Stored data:
═══
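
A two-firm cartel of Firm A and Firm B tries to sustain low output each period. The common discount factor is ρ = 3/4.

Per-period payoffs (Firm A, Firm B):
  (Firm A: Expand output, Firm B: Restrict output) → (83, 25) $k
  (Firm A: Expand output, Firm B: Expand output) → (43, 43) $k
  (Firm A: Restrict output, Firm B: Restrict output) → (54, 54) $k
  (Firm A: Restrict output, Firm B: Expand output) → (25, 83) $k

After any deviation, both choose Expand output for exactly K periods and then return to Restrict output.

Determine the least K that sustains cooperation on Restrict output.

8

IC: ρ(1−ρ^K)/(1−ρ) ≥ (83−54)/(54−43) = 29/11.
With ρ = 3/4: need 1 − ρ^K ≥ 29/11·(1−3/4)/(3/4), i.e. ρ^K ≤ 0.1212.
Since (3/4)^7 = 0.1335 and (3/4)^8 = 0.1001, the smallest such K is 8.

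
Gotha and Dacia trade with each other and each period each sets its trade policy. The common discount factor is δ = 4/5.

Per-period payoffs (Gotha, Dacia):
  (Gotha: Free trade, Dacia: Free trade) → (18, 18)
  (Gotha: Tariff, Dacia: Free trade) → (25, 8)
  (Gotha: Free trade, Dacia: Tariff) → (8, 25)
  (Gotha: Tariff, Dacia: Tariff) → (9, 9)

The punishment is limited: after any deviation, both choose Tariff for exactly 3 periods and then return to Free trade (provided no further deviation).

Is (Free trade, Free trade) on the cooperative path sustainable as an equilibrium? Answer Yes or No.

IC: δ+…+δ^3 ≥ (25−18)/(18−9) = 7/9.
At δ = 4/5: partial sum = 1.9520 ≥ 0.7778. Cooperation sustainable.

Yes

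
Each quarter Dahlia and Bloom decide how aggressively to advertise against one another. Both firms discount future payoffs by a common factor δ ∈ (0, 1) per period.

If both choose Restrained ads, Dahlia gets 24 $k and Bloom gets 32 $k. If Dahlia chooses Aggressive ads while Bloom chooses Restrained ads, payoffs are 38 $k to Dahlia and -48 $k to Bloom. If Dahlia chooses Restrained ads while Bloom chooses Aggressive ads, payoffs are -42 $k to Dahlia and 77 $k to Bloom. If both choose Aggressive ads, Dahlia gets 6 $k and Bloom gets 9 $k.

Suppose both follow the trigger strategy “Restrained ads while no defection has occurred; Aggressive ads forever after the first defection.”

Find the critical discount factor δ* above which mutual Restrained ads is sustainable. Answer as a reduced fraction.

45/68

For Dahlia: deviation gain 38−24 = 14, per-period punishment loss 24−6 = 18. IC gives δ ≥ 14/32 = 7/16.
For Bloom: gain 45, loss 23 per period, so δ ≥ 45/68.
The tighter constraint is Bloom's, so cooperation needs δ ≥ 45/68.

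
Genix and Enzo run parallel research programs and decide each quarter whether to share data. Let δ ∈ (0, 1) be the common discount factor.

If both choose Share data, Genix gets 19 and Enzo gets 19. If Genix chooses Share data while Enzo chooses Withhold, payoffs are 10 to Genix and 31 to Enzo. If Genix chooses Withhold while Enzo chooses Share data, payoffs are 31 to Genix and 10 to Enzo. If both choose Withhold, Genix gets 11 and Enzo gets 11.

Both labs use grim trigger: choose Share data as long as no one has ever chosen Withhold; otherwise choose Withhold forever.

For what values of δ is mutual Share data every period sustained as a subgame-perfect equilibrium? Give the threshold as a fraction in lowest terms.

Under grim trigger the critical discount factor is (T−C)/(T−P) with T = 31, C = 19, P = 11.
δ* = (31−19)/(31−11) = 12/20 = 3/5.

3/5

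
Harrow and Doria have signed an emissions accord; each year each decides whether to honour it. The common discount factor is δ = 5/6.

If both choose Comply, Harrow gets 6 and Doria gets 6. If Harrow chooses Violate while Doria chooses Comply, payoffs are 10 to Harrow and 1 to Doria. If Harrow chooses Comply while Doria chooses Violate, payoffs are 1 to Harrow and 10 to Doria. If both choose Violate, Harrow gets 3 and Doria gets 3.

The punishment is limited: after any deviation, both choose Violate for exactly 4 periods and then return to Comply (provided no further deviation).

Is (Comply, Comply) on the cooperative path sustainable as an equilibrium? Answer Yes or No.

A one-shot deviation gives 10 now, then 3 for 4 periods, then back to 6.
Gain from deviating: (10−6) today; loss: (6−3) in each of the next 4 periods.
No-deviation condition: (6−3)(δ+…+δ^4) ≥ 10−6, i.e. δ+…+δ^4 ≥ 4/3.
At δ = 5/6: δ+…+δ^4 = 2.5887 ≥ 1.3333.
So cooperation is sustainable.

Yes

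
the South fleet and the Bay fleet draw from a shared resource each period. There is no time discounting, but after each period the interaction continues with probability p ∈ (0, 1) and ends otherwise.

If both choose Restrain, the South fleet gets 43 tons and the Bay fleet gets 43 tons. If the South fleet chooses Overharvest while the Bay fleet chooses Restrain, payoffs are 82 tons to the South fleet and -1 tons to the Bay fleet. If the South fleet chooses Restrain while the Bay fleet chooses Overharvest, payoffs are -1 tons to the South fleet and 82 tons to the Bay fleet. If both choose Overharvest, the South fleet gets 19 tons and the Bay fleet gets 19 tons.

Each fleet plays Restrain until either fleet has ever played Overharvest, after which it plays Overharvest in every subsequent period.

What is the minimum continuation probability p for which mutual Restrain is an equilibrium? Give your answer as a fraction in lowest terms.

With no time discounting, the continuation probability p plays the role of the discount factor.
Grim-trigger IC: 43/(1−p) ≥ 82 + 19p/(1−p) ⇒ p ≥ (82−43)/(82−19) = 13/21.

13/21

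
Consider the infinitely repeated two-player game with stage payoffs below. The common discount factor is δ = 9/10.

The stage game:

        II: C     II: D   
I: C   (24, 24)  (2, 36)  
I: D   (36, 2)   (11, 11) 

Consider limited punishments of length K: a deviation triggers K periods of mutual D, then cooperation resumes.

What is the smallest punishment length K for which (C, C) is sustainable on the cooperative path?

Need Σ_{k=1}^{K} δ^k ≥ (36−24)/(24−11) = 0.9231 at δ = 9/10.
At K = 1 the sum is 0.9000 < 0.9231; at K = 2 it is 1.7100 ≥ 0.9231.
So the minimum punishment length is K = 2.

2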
═══
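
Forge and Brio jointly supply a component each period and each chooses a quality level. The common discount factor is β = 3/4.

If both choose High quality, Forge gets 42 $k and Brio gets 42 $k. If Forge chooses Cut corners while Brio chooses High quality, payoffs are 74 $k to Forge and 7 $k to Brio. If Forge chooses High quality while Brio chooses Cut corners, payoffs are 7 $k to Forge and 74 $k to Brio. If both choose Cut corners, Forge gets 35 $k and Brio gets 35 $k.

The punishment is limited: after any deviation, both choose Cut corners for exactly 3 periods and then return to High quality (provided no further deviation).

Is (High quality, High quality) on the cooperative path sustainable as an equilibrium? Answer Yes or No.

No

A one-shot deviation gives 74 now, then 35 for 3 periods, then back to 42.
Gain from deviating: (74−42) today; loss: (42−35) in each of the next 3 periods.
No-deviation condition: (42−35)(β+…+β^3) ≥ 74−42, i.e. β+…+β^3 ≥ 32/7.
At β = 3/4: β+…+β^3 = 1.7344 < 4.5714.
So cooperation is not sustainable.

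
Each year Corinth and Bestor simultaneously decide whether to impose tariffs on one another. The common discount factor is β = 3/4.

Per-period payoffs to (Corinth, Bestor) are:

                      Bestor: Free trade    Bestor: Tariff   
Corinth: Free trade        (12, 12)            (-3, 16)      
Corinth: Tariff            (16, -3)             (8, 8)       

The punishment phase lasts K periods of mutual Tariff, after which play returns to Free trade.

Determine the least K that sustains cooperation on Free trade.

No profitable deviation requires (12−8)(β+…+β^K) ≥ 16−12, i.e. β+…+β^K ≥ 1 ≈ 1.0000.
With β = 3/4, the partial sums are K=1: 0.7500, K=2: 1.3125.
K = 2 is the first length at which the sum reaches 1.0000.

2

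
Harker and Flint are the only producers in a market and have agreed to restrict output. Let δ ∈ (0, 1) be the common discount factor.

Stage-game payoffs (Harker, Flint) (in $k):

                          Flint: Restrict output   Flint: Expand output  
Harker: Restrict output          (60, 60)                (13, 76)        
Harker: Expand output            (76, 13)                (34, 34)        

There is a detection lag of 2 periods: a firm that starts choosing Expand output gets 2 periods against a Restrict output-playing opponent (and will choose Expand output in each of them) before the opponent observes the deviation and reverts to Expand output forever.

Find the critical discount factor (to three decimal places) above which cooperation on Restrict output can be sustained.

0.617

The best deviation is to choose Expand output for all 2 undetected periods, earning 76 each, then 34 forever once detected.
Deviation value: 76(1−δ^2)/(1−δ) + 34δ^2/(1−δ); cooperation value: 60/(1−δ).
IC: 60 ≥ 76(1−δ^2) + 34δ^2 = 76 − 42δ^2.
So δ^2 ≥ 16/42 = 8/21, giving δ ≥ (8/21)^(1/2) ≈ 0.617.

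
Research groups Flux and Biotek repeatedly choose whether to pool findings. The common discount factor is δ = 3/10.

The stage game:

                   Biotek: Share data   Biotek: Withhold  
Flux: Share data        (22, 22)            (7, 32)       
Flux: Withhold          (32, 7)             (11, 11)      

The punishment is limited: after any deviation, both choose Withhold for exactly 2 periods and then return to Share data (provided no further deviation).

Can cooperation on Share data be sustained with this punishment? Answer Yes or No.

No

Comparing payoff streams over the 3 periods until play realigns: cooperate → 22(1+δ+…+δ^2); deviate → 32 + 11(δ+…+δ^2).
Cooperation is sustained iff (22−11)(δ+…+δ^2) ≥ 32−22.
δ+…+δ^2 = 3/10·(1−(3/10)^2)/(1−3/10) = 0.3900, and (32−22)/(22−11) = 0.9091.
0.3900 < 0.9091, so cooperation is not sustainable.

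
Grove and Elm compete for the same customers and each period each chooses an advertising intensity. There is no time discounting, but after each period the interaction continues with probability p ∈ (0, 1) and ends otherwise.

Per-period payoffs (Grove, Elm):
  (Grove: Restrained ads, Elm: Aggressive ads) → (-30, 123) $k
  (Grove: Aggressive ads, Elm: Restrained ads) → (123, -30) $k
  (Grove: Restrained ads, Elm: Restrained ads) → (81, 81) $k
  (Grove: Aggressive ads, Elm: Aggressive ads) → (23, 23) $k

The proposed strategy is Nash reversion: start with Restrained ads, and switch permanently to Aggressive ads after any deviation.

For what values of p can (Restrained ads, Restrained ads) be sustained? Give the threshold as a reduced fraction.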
═══
▸ THE PROBLEM: Would you please work out how many lines of the data hold "Flux"? Reply with the number alone.

▸ EXERCISE RESPONSE: 3